> [TASK TO COMPLETE] Hunt through the lines below for the string "Consider" and copy each one that has it.

━━━━━ RECORDS FOR THIS TASK ━━━━━

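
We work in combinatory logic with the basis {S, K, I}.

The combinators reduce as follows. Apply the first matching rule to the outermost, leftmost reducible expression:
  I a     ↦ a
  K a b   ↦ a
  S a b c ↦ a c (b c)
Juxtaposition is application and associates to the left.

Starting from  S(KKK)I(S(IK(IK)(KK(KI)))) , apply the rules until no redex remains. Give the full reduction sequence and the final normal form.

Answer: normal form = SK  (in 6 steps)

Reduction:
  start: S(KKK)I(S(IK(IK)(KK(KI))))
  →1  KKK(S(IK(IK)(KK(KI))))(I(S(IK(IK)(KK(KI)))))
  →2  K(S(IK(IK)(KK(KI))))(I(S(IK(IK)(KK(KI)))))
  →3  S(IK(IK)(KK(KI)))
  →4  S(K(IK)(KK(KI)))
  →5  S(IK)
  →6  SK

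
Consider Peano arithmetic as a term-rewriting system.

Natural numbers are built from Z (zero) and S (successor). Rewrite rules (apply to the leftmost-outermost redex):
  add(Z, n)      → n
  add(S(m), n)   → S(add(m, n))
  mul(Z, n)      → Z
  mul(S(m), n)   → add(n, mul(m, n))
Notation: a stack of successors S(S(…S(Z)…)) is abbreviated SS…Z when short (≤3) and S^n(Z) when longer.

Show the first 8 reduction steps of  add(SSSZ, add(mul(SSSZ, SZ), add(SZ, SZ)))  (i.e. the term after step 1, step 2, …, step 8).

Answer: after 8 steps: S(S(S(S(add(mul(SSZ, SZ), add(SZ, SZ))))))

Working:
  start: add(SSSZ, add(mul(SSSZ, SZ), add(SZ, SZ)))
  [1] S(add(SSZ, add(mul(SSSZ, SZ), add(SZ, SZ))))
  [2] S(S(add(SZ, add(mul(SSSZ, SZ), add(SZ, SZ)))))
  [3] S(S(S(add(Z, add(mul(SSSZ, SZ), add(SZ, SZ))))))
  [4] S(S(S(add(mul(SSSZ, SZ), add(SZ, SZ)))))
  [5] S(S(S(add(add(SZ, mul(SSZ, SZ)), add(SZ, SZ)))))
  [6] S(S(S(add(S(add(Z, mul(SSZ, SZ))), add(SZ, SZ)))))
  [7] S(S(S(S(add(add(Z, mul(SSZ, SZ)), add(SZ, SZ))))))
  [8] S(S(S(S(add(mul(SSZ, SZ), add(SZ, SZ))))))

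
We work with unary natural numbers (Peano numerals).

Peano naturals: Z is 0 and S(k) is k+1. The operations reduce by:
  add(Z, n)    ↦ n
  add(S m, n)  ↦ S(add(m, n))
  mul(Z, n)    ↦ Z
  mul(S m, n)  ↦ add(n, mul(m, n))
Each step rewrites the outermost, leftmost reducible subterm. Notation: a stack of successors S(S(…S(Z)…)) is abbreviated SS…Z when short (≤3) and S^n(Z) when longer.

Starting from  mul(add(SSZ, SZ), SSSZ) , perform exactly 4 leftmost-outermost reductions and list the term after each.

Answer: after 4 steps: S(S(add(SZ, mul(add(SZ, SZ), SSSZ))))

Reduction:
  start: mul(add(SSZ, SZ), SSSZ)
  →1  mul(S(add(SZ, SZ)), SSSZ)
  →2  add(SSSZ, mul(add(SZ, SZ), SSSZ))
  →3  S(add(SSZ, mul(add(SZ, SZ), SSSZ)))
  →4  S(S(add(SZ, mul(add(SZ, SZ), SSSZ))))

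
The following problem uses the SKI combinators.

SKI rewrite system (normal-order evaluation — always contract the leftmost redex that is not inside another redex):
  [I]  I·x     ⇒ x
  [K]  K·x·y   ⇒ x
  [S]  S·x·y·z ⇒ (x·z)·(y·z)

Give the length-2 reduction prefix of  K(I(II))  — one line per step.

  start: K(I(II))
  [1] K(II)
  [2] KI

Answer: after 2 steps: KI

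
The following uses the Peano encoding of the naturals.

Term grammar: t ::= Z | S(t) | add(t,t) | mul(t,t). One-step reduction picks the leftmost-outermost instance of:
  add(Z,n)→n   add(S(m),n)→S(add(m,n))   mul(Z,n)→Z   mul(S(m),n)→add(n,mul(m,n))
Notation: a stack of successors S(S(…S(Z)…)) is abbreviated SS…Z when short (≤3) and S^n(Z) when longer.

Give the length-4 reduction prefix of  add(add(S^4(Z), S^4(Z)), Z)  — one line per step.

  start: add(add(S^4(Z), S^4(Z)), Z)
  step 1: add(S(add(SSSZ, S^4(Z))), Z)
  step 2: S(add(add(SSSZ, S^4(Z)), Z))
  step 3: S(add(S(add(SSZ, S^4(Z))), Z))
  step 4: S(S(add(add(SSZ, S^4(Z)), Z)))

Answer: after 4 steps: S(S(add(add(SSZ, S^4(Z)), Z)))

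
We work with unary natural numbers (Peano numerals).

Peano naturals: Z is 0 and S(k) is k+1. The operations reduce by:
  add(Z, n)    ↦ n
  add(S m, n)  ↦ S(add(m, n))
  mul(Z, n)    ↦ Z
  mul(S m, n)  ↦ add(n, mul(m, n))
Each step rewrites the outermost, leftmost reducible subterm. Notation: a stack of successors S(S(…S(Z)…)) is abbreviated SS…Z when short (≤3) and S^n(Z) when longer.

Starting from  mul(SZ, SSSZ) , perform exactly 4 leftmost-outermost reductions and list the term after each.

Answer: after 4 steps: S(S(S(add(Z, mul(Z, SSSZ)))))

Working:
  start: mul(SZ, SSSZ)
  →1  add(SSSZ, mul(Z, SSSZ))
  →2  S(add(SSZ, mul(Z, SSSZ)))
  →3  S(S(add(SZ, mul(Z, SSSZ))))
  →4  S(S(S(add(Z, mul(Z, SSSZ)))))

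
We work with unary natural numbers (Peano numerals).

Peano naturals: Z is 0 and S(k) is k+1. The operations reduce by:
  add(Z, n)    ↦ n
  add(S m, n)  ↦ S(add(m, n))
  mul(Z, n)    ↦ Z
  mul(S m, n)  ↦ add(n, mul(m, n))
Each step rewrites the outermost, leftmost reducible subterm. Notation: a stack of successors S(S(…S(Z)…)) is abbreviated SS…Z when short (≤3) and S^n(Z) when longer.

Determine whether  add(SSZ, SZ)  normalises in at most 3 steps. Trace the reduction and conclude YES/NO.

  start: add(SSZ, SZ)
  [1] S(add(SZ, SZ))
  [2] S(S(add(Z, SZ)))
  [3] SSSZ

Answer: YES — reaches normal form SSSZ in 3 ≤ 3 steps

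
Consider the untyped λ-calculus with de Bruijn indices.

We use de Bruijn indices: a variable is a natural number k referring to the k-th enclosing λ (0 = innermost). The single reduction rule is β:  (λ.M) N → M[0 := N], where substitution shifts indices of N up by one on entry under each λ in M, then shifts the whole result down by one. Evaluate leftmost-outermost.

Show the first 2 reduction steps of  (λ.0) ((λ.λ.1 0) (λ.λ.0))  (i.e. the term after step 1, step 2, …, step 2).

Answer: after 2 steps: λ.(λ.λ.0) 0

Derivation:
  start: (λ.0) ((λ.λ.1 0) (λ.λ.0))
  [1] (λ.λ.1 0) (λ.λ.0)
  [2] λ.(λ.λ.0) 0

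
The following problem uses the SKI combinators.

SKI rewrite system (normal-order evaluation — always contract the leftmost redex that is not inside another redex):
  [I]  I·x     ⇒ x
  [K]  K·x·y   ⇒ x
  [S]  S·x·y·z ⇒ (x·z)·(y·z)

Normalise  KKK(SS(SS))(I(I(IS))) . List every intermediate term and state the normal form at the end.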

━━━━━
━━━━━ RECORDS FOR THIS TASK ━━━━━

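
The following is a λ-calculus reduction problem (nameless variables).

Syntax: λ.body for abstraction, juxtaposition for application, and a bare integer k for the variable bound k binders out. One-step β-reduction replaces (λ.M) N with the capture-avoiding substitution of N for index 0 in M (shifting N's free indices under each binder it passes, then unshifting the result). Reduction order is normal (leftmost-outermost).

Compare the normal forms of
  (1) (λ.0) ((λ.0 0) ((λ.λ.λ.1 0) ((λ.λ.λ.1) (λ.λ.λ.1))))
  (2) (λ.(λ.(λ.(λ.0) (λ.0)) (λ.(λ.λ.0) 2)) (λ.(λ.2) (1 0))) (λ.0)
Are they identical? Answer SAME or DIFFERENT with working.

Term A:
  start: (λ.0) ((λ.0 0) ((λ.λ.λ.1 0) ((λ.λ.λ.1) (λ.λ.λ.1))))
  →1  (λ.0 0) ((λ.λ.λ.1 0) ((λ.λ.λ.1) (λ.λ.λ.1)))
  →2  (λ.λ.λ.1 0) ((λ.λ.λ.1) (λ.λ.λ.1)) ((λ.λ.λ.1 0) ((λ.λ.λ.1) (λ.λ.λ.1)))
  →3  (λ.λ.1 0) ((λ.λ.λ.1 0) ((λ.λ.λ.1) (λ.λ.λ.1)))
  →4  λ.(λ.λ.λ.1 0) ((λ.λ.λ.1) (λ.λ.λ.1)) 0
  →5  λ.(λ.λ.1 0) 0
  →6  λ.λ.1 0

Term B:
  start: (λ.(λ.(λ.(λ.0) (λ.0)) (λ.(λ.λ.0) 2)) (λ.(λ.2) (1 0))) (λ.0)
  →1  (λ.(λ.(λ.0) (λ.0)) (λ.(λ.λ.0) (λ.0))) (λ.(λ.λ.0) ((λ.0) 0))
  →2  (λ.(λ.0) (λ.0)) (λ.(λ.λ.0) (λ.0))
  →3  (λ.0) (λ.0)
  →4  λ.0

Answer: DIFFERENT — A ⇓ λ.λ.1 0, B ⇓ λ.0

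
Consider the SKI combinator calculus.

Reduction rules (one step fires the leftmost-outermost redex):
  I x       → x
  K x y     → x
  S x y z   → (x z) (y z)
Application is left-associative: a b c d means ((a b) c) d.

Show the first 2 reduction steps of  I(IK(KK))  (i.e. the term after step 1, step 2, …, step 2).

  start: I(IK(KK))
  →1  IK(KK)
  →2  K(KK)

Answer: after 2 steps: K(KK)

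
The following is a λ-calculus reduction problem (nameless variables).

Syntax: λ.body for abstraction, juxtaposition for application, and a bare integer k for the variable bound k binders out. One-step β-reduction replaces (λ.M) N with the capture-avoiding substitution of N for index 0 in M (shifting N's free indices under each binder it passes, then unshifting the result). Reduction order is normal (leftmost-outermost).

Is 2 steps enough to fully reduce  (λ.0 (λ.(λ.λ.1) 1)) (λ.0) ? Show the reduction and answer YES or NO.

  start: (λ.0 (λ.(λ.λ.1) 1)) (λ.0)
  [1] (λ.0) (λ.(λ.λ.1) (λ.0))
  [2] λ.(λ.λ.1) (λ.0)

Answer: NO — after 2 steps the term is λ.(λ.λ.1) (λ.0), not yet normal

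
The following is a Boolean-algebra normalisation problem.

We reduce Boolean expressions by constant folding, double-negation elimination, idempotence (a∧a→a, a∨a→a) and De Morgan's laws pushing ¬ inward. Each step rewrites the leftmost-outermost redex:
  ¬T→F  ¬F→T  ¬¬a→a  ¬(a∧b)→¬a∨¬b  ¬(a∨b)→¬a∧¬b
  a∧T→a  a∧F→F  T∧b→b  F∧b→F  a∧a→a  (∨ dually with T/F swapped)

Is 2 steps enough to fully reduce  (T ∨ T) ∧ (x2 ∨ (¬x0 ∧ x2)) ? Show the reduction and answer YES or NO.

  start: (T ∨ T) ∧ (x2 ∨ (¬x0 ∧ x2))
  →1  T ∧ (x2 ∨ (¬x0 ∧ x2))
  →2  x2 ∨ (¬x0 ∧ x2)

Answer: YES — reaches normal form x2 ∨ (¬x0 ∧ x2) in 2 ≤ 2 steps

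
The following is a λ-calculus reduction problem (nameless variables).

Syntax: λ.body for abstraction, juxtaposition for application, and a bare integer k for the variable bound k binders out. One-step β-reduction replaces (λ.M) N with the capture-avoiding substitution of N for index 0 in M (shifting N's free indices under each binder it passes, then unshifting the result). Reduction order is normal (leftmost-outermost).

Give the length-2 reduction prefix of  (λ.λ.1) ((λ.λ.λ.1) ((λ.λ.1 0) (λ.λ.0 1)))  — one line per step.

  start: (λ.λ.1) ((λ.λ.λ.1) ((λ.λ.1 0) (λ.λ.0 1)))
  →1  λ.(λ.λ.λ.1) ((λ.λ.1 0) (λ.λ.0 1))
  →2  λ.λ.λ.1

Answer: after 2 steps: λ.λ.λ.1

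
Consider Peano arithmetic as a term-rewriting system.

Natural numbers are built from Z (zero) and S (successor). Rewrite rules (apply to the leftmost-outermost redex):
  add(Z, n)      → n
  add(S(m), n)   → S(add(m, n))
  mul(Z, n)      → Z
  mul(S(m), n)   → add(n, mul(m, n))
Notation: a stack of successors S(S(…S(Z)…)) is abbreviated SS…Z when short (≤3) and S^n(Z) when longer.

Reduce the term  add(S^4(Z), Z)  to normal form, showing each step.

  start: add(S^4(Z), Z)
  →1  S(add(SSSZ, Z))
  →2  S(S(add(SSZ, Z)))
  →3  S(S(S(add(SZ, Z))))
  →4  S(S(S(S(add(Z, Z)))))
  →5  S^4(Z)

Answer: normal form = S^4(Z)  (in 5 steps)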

━━━━━
━━━━━ RECORDS FOR THIS TASK ━━━━━

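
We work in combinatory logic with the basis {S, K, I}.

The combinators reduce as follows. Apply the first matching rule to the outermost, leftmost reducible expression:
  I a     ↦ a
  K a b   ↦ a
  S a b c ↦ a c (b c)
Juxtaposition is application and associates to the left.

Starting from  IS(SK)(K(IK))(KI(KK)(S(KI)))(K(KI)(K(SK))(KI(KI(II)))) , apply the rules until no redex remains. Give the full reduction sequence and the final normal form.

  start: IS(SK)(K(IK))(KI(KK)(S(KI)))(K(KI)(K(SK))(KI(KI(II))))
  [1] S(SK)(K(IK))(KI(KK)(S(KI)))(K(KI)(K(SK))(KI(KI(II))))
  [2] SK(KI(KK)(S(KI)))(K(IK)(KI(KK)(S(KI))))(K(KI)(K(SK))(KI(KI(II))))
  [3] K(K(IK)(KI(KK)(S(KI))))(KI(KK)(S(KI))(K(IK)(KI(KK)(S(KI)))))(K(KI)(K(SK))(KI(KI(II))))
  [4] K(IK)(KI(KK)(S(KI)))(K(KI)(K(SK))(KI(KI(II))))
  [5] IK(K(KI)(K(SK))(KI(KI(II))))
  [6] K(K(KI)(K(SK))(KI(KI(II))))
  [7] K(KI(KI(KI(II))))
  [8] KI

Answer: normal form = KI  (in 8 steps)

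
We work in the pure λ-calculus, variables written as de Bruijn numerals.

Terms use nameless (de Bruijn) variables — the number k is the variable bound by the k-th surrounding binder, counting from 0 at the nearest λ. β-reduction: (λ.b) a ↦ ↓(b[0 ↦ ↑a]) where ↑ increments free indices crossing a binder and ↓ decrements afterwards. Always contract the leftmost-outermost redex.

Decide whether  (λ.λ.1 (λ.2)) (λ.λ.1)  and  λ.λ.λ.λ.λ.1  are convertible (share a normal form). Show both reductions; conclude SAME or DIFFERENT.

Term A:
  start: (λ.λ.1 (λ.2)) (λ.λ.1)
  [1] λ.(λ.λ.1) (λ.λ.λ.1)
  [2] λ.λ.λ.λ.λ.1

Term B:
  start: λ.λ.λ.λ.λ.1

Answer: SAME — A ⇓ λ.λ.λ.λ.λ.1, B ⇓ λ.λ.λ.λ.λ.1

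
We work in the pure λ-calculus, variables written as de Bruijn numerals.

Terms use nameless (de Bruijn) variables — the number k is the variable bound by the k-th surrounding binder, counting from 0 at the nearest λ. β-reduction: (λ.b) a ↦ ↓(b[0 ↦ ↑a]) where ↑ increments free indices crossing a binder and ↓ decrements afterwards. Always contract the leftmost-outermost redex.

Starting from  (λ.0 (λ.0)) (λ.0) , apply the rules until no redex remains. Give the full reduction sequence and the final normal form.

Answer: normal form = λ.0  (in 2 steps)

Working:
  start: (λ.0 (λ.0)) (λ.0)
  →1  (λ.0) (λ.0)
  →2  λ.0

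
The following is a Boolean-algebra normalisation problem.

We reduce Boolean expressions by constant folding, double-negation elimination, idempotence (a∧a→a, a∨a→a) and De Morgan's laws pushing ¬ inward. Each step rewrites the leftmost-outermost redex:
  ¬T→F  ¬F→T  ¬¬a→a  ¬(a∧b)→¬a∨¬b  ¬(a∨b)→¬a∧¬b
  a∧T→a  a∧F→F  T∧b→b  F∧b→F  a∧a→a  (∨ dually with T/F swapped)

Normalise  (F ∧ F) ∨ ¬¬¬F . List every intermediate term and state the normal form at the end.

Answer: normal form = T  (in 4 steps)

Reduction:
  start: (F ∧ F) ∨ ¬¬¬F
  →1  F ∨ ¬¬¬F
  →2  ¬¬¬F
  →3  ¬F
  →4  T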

━━━━━

> [REPLY TO THE EXERCISE]
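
Consider Peano arithmetic as a term-rewriting system.
Consider the untyped λ-calculus with de Bruijn indices.
Consider the SKI combinator calculus.
Consider Peano arithmetic as a term-rewriting system.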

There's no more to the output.